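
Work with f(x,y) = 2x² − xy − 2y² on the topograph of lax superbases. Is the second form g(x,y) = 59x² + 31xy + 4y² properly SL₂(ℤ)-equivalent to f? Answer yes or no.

D₁ = 17, D₂ = 17
river cycle of f (length 6): (-2, 1, 2), (2, 3, -1), (-1, 3, 2), (2, 1, -2), (-2, 3, 1), (1, 3, -2)
river cycle of g (length 6): (-1, 3, 2), (2, 1, -2), (-2, 3, 1), (1, 3, -2), (-2, 1, 2), (2, 3, -1)
cycles coincide ⇒ equivalent

yes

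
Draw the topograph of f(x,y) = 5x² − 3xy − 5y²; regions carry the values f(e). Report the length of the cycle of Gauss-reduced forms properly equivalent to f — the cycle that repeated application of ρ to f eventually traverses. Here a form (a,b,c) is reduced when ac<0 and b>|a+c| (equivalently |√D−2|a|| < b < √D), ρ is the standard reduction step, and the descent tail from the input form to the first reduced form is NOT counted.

D = 109, ⌊√D⌋ = 10
descent: ρ → (-5,3,5)  [lands on river]
river: ρ → (5,7,-3)
river: ρ → (-3,5,7)
river: ρ → (7,9,-1)
river: ρ → (-1,9,7)
river: ρ → (7,5,-3)
river: ρ → (-3,7,5)
river: ρ → (5,3,-5)
river: ρ → (-5,7,3)
river: ρ → (3,5,-7)
river: ρ → (-7,9,1)
river: ρ → (1,9,-7)
river: ρ → (-7,5,3)
river: ρ → (3,7,-5)
ρ-cycle length = 14 (tail of 1 descent step not counted)

14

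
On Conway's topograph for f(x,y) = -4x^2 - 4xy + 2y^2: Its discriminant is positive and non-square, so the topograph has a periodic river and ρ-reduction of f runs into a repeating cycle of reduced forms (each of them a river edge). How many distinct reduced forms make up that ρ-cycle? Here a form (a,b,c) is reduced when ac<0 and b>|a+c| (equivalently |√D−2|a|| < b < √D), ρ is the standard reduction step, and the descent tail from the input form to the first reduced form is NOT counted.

D = 48, ⌊√D⌋ = 6
descent: ρ → (2,4,-4)  [lands on river]
river: ρ → (-4,4,2)
ρ-cycle length = 2 (tail of 1 descent step not counted)

2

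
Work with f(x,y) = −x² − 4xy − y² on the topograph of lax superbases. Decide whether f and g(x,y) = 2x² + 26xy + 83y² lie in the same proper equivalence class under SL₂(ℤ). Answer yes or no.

D₁ = 12, D₂ = 12
river cycle of f (length 2): (-1, 2, 2), (2, 2, -1)
river cycle of g (length 2): (2, 2, -1), (-1, 2, 2)
cycles coincide ⇒ equivalent

yes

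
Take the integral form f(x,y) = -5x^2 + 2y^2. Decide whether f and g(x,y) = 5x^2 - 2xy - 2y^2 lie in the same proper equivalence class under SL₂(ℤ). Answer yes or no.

D₁ = 40, D₂ = 44
discriminants differ ⇒ not SL₂(ℤ)-equivalent

no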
====
- **EXERCISE**
Copy out the material word for word and line for line.

- **REPLY TO THE TASK**
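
Work with f(x,y) = 2x² − xy − 2y² on the topograph of lax superbases. Is the second form g(x,y) = 59x² + 31xy + 4y² properly SL₂(ℤ)-equivalent to f? Answer yes or no.

D₁ = 17, D₂ = 17
river cycle of f (length 6): (-2, 1, 2), (2, 3, -1), (-1, 3, 2), (2, 1, -2), (-2, 3, 1), (1, 3, -2)
river cycle of g (length 6): (-1, 3, 2), (2, 1, -2), (-2, 3, 1), (1, 3, -2), (-2, 1, 2), (2, 3, -1)
cycles coincide ⇒ equivalent

yes

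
Draw the topograph of f(x,y) = 5x² − 3xy − 5y²; regions carry the values f(e). Report the length of the cycle of Gauss-reduced forms properly equivalent to f — the cycle that repeated application of ρ to f eventually traverses. Here a form (a,b,c) is reduced when ac<0 and b>|a+c| (equivalently |√D−2|a|| < b < √D), ρ is the standard reduction step, and the descent tail from the input form to the first reduced form is NOT counted.

D = 109, ⌊√D⌋ = 10
descent: ρ → (-5,3,5)  [lands on river]
river: ρ → (5,7,-3)
river: ρ → (-3,5,7)
river: ρ → (7,9,-1)
river: ρ → (-1,9,7)
river: ρ → (7,5,-3)
river: ρ → (-3,7,5)
river: ρ → (5,3,-5)
river: ρ → (-5,7,3)
river: ρ → (3,5,-7)
river: ρ → (-7,9,1)
river: ρ → (1,9,-7)
river: ρ → (-7,5,3)
river: ρ → (3,7,-5)
ρ-cycle length = 14 (tail of 1 descent step not counted)

14

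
On Conway's topograph for f(x,y) = -4x^2 - 4xy + 2y^2: Its discriminant is positive and non-square, so the topograph has a periodic river and ρ-reduction of f runs into a repeating cycle of reduced forms (each of them a river edge). How many distinct reduced forms make up that ρ-cycle? Here a form (a,b,c) is reduced when ac<0 and b>|a+c| (equivalently |√D−2|a|| < b < √D), ρ is the standard reduction step, and the descent tail from the input form to the first reduced form is NOT counted.

D = 48, ⌊√D⌋ = 6
descent: ρ → (2,4,-4)  [lands on river]
river: ρ → (-4,4,2)
ρ-cycle length = 2 (tail of 1 descent step not counted)

2

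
Work with f(x,y) = −x² − 4xy − y² on the topograph of lax superbases. Decide whether f and g(x,y) = 2x² + 26xy + 83y² lie in the same proper equivalence class under SL₂(ℤ). Answer yes or no.

D₁ = 12, D₂ = 12
river cycle of f (length 2): (-1, 2, 2), (2, 2, -1)
river cycle of g (length 2): (2, 2, -1), (-1, 2, 2)
cycles coincide ⇒ equivalent

yes

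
Take the integral form f(x,y) = -5x^2 + 2y^2. Decide whether f and g(x,y) = 5x^2 - 2xy - 2y^2 lie in the same proper equivalence class under SL₂(ℤ). Answer yes or no.

D₁ = 40, D₂ = 44
discriminants differ ⇒ not SL₂(ℤ)-equivalent

no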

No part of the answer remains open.